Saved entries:
━━━━━━━━━━━━━━━━━━━━
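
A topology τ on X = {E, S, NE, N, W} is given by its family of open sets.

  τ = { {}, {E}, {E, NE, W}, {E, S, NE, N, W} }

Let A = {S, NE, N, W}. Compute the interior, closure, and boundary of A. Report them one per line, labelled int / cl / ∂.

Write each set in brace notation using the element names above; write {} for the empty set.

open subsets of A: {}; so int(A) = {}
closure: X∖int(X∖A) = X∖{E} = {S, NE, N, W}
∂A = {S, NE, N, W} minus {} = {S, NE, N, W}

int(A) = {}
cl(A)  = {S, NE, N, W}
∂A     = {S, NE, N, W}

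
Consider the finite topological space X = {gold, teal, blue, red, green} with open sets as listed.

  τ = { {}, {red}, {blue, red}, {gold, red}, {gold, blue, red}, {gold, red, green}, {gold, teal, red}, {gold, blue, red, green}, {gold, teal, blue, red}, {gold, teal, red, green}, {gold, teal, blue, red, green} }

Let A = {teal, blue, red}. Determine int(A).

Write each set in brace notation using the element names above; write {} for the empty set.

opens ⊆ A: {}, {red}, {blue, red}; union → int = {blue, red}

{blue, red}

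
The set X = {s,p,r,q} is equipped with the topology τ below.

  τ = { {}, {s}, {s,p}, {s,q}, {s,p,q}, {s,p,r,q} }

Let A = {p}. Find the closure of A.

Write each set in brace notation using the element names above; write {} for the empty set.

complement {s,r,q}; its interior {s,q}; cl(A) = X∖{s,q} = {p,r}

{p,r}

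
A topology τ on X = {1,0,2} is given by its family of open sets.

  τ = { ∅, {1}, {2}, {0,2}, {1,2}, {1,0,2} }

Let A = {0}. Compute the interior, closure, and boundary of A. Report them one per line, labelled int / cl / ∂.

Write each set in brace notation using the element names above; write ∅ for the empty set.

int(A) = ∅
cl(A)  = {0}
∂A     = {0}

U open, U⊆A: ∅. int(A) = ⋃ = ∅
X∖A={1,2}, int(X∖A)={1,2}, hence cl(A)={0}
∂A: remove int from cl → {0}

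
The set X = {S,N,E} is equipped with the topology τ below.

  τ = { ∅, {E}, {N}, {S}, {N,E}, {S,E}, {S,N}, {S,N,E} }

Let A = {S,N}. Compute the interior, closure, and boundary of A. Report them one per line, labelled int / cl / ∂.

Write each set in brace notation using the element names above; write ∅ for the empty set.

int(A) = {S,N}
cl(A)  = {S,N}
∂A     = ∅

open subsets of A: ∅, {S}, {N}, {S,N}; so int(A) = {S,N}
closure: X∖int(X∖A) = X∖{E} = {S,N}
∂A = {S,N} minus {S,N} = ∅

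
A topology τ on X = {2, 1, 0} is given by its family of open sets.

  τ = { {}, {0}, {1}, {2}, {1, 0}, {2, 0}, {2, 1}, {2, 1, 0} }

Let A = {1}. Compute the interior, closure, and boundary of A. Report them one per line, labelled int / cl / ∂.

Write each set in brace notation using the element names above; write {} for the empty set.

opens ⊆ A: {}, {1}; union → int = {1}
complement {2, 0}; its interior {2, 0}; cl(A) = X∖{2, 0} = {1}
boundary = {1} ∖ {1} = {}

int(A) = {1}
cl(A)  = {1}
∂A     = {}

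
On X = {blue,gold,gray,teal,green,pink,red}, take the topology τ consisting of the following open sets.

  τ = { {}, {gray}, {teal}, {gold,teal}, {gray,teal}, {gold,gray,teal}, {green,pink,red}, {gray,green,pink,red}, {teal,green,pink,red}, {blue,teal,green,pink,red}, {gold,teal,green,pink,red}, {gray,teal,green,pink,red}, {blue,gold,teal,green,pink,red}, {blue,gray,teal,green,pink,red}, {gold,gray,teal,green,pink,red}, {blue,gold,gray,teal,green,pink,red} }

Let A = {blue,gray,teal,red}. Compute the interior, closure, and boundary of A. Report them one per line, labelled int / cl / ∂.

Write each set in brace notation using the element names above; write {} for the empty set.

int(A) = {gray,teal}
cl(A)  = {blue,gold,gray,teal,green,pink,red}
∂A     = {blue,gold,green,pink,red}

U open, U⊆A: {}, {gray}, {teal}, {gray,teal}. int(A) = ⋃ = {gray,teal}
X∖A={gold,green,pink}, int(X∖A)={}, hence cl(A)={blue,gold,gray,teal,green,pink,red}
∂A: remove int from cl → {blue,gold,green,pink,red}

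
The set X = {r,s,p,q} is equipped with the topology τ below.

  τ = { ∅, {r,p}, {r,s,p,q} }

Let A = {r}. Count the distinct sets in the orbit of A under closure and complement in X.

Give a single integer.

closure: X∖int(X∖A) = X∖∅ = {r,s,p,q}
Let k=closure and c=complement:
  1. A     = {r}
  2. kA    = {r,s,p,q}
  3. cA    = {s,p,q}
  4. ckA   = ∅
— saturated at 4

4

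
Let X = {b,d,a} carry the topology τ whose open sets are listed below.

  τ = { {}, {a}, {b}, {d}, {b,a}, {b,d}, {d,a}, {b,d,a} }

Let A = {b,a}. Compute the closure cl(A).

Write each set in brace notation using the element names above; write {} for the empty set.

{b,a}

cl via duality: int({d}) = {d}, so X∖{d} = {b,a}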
━━━━━━━━━━━━━━━━━━━━
**WORK TASK:** Exactly as they appear above, output the lines of the data from the first through the one that contains "Consider the finite", and only those lines.

**ANSWER SPACE:**
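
A topology τ on X = {E, S, NE, N, W} is given by its family of open sets.

  τ = { {}, {E}, {E, NE, W}, {E, S, NE, N, W} }

Let A = {S, NE, N, W}. Compute the interior, closure, and boundary of A. Report them one per line, labelled int / cl / ∂.

Write each set in brace notation using the element names above; write {} for the empty set.

open subsets of A: {}; so int(A) = {}
closure: X∖int(X∖A) = X∖{E} = {S, NE, N, W}
∂A = {S, NE, N, W} minus {} = {S, NE, N, W}

int(A) = {}
cl(A)  = {S, NE, N, W}
∂A     = {S, NE, N, W}

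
Consider the finite topological space X = {gold, teal, blue, red, green} with open sets as listed.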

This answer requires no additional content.